┏━━

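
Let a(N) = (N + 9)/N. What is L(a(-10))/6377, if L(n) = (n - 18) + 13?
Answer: -7/9110 ≈ -0.00076839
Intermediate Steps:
a(N) = (9 + N)/N
L(n) = -5 + n (L(n) = (-18 + n) + 13 = -5 + n)
L(a(-10))/6377 = (-5 + (9 - 10)/(-10))/6377 = (-5 - ⅒*(-1))*(1/6377) = (-5 + ⅒)*(1/6377) = -49/10*1/6377 = -7/9110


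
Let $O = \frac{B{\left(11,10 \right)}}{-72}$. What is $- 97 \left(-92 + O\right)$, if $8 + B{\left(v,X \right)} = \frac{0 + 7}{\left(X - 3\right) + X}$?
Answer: $\frac{3636821}{408} \approx 8913.8$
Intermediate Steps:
$B{\left(v,X \right)} = -8 + \frac{7}{-3 + 2 X}$ ($B{\left(v,X \right)} = -8 + \frac{0 + 7}{\left(X - 3\right) + X} = -8 + \frac{7}{\left(-3 + X\right) + X} = -8 + \frac{7}{-3 + 2 X}$)
$O = \frac{43}{408}$ ($O = \frac{\frac{1}{-3 + 2 \cdot 10} \left(31 - 160\right)}{-72} = \frac{31 - 160}{-3 + 20} \left(- \frac{1}{72}\right) = \frac{1}{17} \left(-129\right) \left(- \frac{1}{72}\right) = \left(- \frac{129}{17}\right) \left(- \frac{1}{72}\right) = \frac{43}{408} \approx 0.10539$)
$- 97 \left(-92 + O\right) = - 97 \left(-92 + \frac{43}{408}\right) = \left(-97\right) \left(- \frac{37493}{408}\right) = \frac{3636821}{408}$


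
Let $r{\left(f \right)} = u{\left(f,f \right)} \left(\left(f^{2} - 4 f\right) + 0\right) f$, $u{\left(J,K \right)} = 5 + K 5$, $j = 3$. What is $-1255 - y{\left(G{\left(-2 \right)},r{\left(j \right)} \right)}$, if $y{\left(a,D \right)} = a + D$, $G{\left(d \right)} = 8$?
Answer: $-1083$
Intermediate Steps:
$u{\left(J,K \right)} = 5 + 5 K$
$r{\left(f \right)} = f \left(5 + 5 f\right) \left(f^{2} - 4 f\right)$ ($r{\left(f \right)} = \left(5 + 5 f\right) \left(\left(f^{2} - 4 f\right) + 0\right) f = \left(5 + 5 f\right) \left(f^{2} - 4 f\right) f = f \left(5 + 5 f\right) \left(f^{2} - 4 f\right)$)
$y{\left(a,D \right)} = D + a$
$-1255 - y{\left(G{\left(-2 \right)},r{\left(j \right)} \right)} = -1255 - \left(5 \cdot 3^{2} \left(1 + 3\right) \left(-4 + 3\right) + 8\right) = -1255 - \left(5 \cdot 9 \cdot 4 \left(-1\right) + 8\right) = -1255 - \left(-180 + 8\right) = -1255 - -172 = -1255 + 172 = -1083$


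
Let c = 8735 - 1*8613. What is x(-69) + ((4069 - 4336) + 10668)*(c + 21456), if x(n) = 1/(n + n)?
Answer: 30971723363/138 ≈ 2.2443e+8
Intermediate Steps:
c = 122 (c = 8735 - 8613 = 122)
x(n) = 1/(2*n)
x(-69) + ((4069 - 4336) + 10668)*(c + 21456) = (½)/(-69) + ((4069 - 4336) + 10668)*(122 + 21456) = (½)*(-1/69) + (-267 + 10668)*21578 = -1/138 + 10401*21578 = -1/138 + 224432778 = 30971723363/138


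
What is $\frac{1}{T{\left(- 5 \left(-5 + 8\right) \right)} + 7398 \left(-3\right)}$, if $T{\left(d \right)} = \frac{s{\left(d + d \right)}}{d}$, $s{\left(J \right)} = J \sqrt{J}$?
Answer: $- \frac{3699}{82095626} - \frac{i \sqrt{30}}{246286878} \approx -4.5057 \cdot 10^{-5} - 2.2239 \cdot 10^{-8} i$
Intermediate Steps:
$s{\left(J \right)} = J^{\frac{3}{2}}$
$T{\left(d \right)} = 2 \sqrt{2} \sqrt{d}$ ($T{\left(d \right)} = \frac{\left(d + d\right)^{\frac{3}{2}}}{d} = \frac{\left(2 d\right)^{\frac{3}{2}}}{d} = \frac{2 \sqrt{2} d^{\frac{3}{2}}}{d} = 2 \sqrt{2} \sqrt{d}$)
$\frac{1}{T{\left(- 5 \left(-5 + 8\right) \right)} + 7398 \left(-3\right)} = \frac{1}{2 \sqrt{2} \sqrt{- 5 \left(-5 + 8\right)} + 7398 \left(-3\right)} = \frac{1}{2 \sqrt{2} \sqrt{\left(-5\right) 3} - 22194} = \frac{1}{2 \sqrt{2} \sqrt{-15} - 22194} = \frac{1}{2 \sqrt{2} i \sqrt{15} - 22194} = \frac{1}{2 i \sqrt{30} - 22194} = \frac{1}{-22194 + 2 i \sqrt{30}}$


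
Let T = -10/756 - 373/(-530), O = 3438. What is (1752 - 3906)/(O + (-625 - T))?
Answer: -107883090/140854519 ≈ -0.76592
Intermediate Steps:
T = 34586/50085 (T = -10*1/756 - 373*(-1/530) = -5/378 + 373/530 = 34586/50085 ≈ 0.69055)
(1752 - 3906)/(O + (-625 - T)) = (1752 - 3906)/(3438 + (-625 - 1*34586/50085)) = -2154/(3438 + (-625 - 34586/50085)) = -2154/(3438 - 31337711/50085) = -2154/140854519/50085 = -2154*50085/140854519 = -107883090/140854519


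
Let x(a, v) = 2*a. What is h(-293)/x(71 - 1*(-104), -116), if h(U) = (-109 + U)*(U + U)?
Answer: 117786/175 ≈ 673.06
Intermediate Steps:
h(U) = 2*U*(-109 + U) (h(U) = (-109 + U)*(2*U) = 2*U*(-109 + U))
h(-293)/x(71 - 1*(-104), -116) = (2*(-293)*(-109 - 293))/((2*(71 - 1*(-104)))) = (2*(-293)*(-402))/((2*(71 + 104))) = 235572/((2*175)) = 235572/350 = 235572*(1/350) = 117786/175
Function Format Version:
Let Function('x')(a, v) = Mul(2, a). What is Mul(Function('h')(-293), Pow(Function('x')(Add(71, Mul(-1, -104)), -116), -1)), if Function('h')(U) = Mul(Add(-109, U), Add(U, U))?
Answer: Rational(117786, 175) ≈ 673.06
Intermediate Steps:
Function('h')(U) = Mul(2, U, Add(-109, U)) (Function('h')(U) = Mul(Add(-109, U), Mul(2, U)) = Mul(2, U, Add(-109, U)))
Mul(Function('h')(-293), Pow(Function('x')(Add(71, Mul(-1, -104)), -116), -1)) = Mul(Mul(2, -293, Add(-109, -293)), Pow(Mul(2, Add(71, Mul(-1, -104))), -1)) = Mul(Mul(2, -293, -402), Pow(Mul(2, Add(71, 104)), -1)) = Mul(235572, Pow(Mul(2, 175), -1)) = Mul(235572, Pow(350, -1)) = Mul(235572, Rational(1, 350)) = Rational(117786, 175)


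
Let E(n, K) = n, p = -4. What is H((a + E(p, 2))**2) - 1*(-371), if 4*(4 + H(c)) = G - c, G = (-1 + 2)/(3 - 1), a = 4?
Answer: 2937/8 ≈ 367.13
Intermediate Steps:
G = 1/2 ≈ 0.50000
H(c) = -31/8 - c/4 (H(c) = -4 + (1/2 - c)/4 = -4 + (1/8 - c/4) = -31/8 - c/4)
H((a + E(p, 2))**2) - 1*(-371) = (-31/8 - (4 - 4)**2/4) - 1*(-371) = (-31/8 - 1/4*0**2) + 371 = (-31/8 - 1/4*0) + 371 = (-31/8 + 0) + 371 = -31/8 + 371 = 2937/8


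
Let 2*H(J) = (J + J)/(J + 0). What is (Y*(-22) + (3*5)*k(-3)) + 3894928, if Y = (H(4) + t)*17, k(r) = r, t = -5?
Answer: 3896379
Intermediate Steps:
H(J) = 1 (H(J) = ((J + J)/(J + 0))/2 = ((2*J)/J)/2 = (1/2)*2 = 1)
Y = -68 (Y = (1 - 5)*17 = -4*17 = -68)
(Y*(-22) + (3*5)*k(-3)) + 3894928 = (-68*(-22) + (3*5)*(-3)) + 3894928 = (1496 + 15*(-3)) + 3894928 = (1496 - 45) + 3894928 = 1451 + 3894928 = 3896379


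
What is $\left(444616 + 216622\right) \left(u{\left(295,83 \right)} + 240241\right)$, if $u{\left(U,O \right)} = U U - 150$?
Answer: $216301529608$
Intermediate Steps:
$u{\left(U,O \right)} = -150 + U^{2}$ ($u{\left(U,O \right)} = U^{2} - 150 = -150 + U^{2}$)
$\left(444616 + 216622\right) \left(u{\left(295,83 \right)} + 240241\right) = \left(444616 + 216622\right) \left(\left(-150 + 295^{2}\right) + 240241\right) = 661238 \left(\left(-150 + 87025\right) + 240241\right) = 661238 \left(86875 + 240241\right) = 661238 \cdot 327116 = 216301529608$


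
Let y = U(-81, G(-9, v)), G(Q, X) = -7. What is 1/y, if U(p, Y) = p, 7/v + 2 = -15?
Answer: -1/81 ≈ -0.012346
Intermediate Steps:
v = -7/17 (v = 7/(-2 - 15) = 7/(-17) = 7*(-1/17) = -7/17 ≈ -0.41176)
y = -81
1/y = 1/(-81) = -1/81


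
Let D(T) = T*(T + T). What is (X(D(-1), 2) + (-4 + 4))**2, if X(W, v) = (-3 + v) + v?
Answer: 1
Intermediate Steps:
D(T) = 2*T**2 (D(T) = T*(2*T) = 2*T**2)
X(W, v) = -3 + 2*v
(X(D(-1), 2) + (-4 + 4))**2 = ((-3 + 2*2) + (-4 + 4))**2 = ((-3 + 4) + 0)**2 = (1 + 0)**2 = 1**2 = 1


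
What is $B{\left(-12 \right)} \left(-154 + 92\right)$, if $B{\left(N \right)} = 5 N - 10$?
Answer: $4340$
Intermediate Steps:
$B{\left(N \right)} = -10 + 5 N$
$B{\left(-12 \right)} \left(-154 + 92\right) = \left(-10 + 5 \left(-12\right)\right) \left(-154 + 92\right) = \left(-10 - 60\right) \left(-62\right) = \left(-70\right) \left(-62\right) = 4340$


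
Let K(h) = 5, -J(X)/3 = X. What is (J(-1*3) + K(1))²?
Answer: 196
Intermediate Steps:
J(X) = -3*X
(J(-1*3) + K(1))² = (-(-3)*3 + 5)² = (-3*(-3) + 5)² = (9 + 5)² = 14² = 196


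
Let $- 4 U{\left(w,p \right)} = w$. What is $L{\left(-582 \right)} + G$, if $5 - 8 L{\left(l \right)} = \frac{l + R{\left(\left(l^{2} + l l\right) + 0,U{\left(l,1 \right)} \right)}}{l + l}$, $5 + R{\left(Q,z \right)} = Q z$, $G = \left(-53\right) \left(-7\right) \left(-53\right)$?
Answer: $- \frac{84527939}{9312} \approx -9077.3$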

┗━━

→ HOW TO COMPLETE THIS TASK:
Where the data above reaches the line holding "Answer: $216301529608$", begin printing, and stop after the line holding "Answer: $4340$". Each line must be reproduced exactly, with nothing else added.

→ SOLUTION TO THE PROBLEM:
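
Answer: $216301529608$
Intermediate Steps:
$u{\left(U,O \right)} = -150 + U^{2}$ ($u{\left(U,O \right)} = U^{2} - 150 = -150 + U^{2}$)
$\left(444616 + 216622\right) \left(u{\left(295,83 \right)} + 240241\right) = \left(444616 + 216622\right) \left(\left(-150 + 295^{2}\right) + 240241\right) = 661238 \left(\left(-150 + 87025\right) + 240241\right) = 661238 \left(86875 + 240241\right) = 661238 \cdot 327116 = 216301529608$


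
Let y = U(-81, G(-9, v)), G(Q, X) = -7. What is 1/y, if U(p, Y) = p, 7/v + 2 = -15?
Answer: -1/81 ≈ -0.012346
Intermediate Steps:
v = -7/17 (v = 7/(-2 - 15) = 7/(-17) = 7*(-1/17) = -7/17 ≈ -0.41176)
y = -81
1/y = 1/(-81) = -1/81


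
Let D(T) = T*(T + T). What is (X(D(-1), 2) + (-4 + 4))**2, if X(W, v) = (-3 + v) + v?
Answer: 1
Intermediate Steps:
D(T) = 2*T**2 (D(T) = T*(2*T) = 2*T**2)
X(W, v) = -3 + 2*v
(X(D(-1), 2) + (-4 + 4))**2 = ((-3 + 2*2) + (-4 + 4))**2 = ((-3 + 4) + 0)**2 = (1 + 0)**2 = 1**2 = 1


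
What is $B{\left(-12 \right)} \left(-154 + 92\right)$, if $B{\left(N \right)} = 5 N - 10$?
Answer: $4340$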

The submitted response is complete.